> _EXERCISE INPUTS_:
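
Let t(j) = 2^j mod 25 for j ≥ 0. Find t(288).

6

t(0) = 1; t(1) = 2; t(2) = 4; t(3) = 8; t(4) = 16; t(5) = 7; t(6) = 14; t(7) = 3; t(8) = 6; t(9) = 12; t(10) = 24; t(11) = 23; t(12) = 21; t(13) = 17; t(14) = 9; t(15) = 18; t(16) = 11; t(17) = 22; t(18) = 19; t(19) = 13; t(20) = 1.
Since t(20) = t(0) = 1, the sequence is periodic with period 20.
(288 - 0) mod 20 = 8, so t(288) = t(8) = 6.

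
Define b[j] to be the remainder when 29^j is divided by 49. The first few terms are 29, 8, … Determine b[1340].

36

b[1] = 29; b[2] = 8; b[3] = 36; b[4] = 15; b[5] = 43; b[6] = 22; b[7] = 1; b[8] = 29.
The sequence repeats with period 7.
So b[1340] = b[1 + ((1340-1) mod 7)] = b[3] = 36.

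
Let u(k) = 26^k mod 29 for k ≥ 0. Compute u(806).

Listing terms: u(0) = 1, u(1) = 26, u(2) = 9, u(3) = 2, u(4) = 23, u(5) = 18, u(6) = 4, u(7) = 17, u(8) = 7, u(9) = 8, u(10) = 5, u(11) = 14, u(12) = 16, u(13) = 10, u(14) = 28, u(15) = 3, u(16) = 20, u(17) = 27, u(18) = 6, u(19) = 11, u(20) = 25, u(21) = 12, u(22) = 22, u(23) = 21, u(24) = 24, u(25) = 15, u(26) = 13, u(27) = 19, u(28) = 1.
Since u(28) = u(0) = 1, the sequence is periodic with period 28.
(806 - 0) mod 28 = 22, so u(806) = u(22) = 22.

22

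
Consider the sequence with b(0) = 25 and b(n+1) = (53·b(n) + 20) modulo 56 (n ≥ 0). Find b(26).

17

We have b(0) = 25; b(1) = 1; b(2) = 17; b(3) = 25.
The sequence repeats with period 3.
(26 - 0) mod 3 = 2, so b(26) = b(2) = 17.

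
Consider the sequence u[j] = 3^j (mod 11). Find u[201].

Computing terms: u[1] = 3; u[2] = 9; u[3] = 5; u[4] = 4; u[5] = 1; u[6] = 3.
Since u[6] = u[1] = 3, the sequence is periodic with period 5.
So u[201] = u[1 + ((201-1) mod 5)] = u[1] = 3.

3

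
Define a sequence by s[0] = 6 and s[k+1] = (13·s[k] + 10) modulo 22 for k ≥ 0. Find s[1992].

10

Computing terms: s[0] = 6, s[1] = 0, s[2] = 10, s[3] = 8, s[4] = 4, s[5] = 18, s[6] = 2, s[7] = 14, s[8] = 16, s[9] = 20, s[10] = 6.
The sequence repeats with period 10.
So s[1992] = s[0 + ((1992-0) mod 10)] = s[2] = 10.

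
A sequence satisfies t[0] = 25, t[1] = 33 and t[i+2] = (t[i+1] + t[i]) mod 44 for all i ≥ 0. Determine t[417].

We have t[0] = 25, t[1] = 33, t[2] = 14, t[3] = 3, t[4] = 17, t[5] = 20, t[6] = 37, t[7] = 13, t[8] = 6, t[9] = 19, t[10] = 25, t[11] = 0, t[12] = 25, t[13] = 25, t[14] = 6, t[15] = 31, t[16] = 37, t[17] = 24, t[18] = 17, t[19] = 41, t[20] = 14, t[21] = 11, t[22] = 25, t[23] = 36, t[24] = 17, t[25] = 9, t[26] = 26, t[27] = 35, t[28] = 17, t[29] = 8, t[30] = 25, t[31] = 33.
Since (t[30], t[31]) = (t[0], t[1]) = (25, 33) (two consecutive terms determine the rest), the sequence is periodic with period 30.
(417 - 0) mod 30 = 27, so t[417] = t[27] = 35.

35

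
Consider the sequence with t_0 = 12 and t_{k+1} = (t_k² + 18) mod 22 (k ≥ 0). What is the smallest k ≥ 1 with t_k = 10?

3

Computing terms: t_0 = 12, t_1 = 8, t_2 = 16, t_3 = 10, t_4 = 8.
Since t_4 = t_1 = 8, the sequence is eventually periodic: after a pre-period of length 1 it cycles with period 3.
The value 10 first appears (with k ≥ 1) at t_3.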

> _DIRECTIONS FOR THIS TASK_:
Reproduce the material above in full, word for word.

> _RESPONSE TO THIS EXERCISE_:
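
Let t(j) = 2^j mod 25 for j ≥ 0. Find t(288).

6

t(0) = 1; t(1) = 2; t(2) = 4; t(3) = 8; t(4) = 16; t(5) = 7; t(6) = 14; t(7) = 3; t(8) = 6; t(9) = 12; t(10) = 24; t(11) = 23; t(12) = 21; t(13) = 17; t(14) = 9; t(15) = 18; t(16) = 11; t(17) = 22; t(18) = 19; t(19) = 13; t(20) = 1.
Since t(20) = t(0) = 1, the sequence is periodic with period 20.
(288 - 0) mod 20 = 8, so t(288) = t(8) = 6.

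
Define b[j] to be the remainder when 29^j is divided by 49. The first few terms are 29, 8, … Determine b[1340].

36

b[1] = 29; b[2] = 8; b[3] = 36; b[4] = 15; b[5] = 43; b[6] = 22; b[7] = 1; b[8] = 29.
The sequence repeats with period 7.
So b[1340] = b[1 + ((1340-1) mod 7)] = b[3] = 36.

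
Let u(k) = 26^k mod 29 for k ≥ 0. Compute u(806).

Listing terms: u(0) = 1, u(1) = 26, u(2) = 9, u(3) = 2, u(4) = 23, u(5) = 18, u(6) = 4, u(7) = 17, u(8) = 7, u(9) = 8, u(10) = 5, u(11) = 14, u(12) = 16, u(13) = 10, u(14) = 28, u(15) = 3, u(16) = 20, u(17) = 27, u(18) = 6, u(19) = 11, u(20) = 25, u(21) = 12, u(22) = 22, u(23) = 21, u(24) = 24, u(25) = 15, u(26) = 13, u(27) = 19, u(28) = 1.
Since u(28) = u(0) = 1, the sequence is periodic with period 28.
(806 - 0) mod 28 = 22, so u(806) = u(22) = 22.

22

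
Consider the sequence with b(0) = 25 and b(n+1) = (53·b(n) + 20) modulo 56 (n ≥ 0). Find b(26).

17

We have b(0) = 25; b(1) = 1; b(2) = 17; b(3) = 25.
The sequence repeats with period 3.
(26 - 0) mod 3 = 2, so b(26) = b(2) = 17.

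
Consider the sequence u[j] = 3^j (mod 11). Find u[201].

Computing terms: u[1] = 3; u[2] = 9; u[3] = 5; u[4] = 4; u[5] = 1; u[6] = 3.
Since u[6] = u[1] = 3, the sequence is periodic with period 5.
So u[201] = u[1 + ((201-1) mod 5)] = u[1] = 3.

3

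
Define a sequence by s[0] = 6 and s[k+1] = (13·s[k] + 10) modulo 22 for k ≥ 0. Find s[1992].

10

Computing terms: s[0] = 6, s[1] = 0, s[2] = 10, s[3] = 8, s[4] = 4, s[5] = 18, s[6] = 2, s[7] = 14, s[8] = 16, s[9] = 20, s[10] = 6.
The sequence repeats with period 10.
So s[1992] = s[0 + ((1992-0) mod 10)] = s[2] = 10.

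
A sequence satisfies t[0] = 25, t[1] = 33 and t[i+2] = (t[i+1] + t[i]) mod 44 for all i ≥ 0. Determine t[417].

We have t[0] = 25, t[1] = 33, t[2] = 14, t[3] = 3, t[4] = 17, t[5] = 20, t[6] = 37, t[7] = 13, t[8] = 6, t[9] = 19, t[10] = 25, t[11] = 0, t[12] = 25, t[13] = 25, t[14] = 6, t[15] = 31, t[16] = 37, t[17] = 24, t[18] = 17, t[19] = 41, t[20] = 14, t[21] = 11, t[22] = 25, t[23] = 36, t[24] = 17, t[25] = 9, t[26] = 26, t[27] = 35, t[28] = 17, t[29] = 8, t[30] = 25, t[31] = 33.
Since (t[30], t[31]) = (t[0], t[1]) = (25, 33) (two consecutive terms determine the rest), the sequence is periodic with period 30.
(417 - 0) mod 30 = 27, so t[417] = t[27] = 35.

35

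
Consider the sequence with t_0 = 12 and t_{k+1} = (t_k² + 18) mod 22 (k ≥ 0). What is the smallest k ≥ 1 with t_k = 10?

3

Computing terms: t_0 = 12, t_1 = 8, t_2 = 16, t_3 = 10, t_4 = 8.
Since t_4 = t_1 = 8, the sequence is eventually periodic: after a pre-period of length 1 it cycles with period 3.
The value 10 first appears (with k ≥ 1) at t_3.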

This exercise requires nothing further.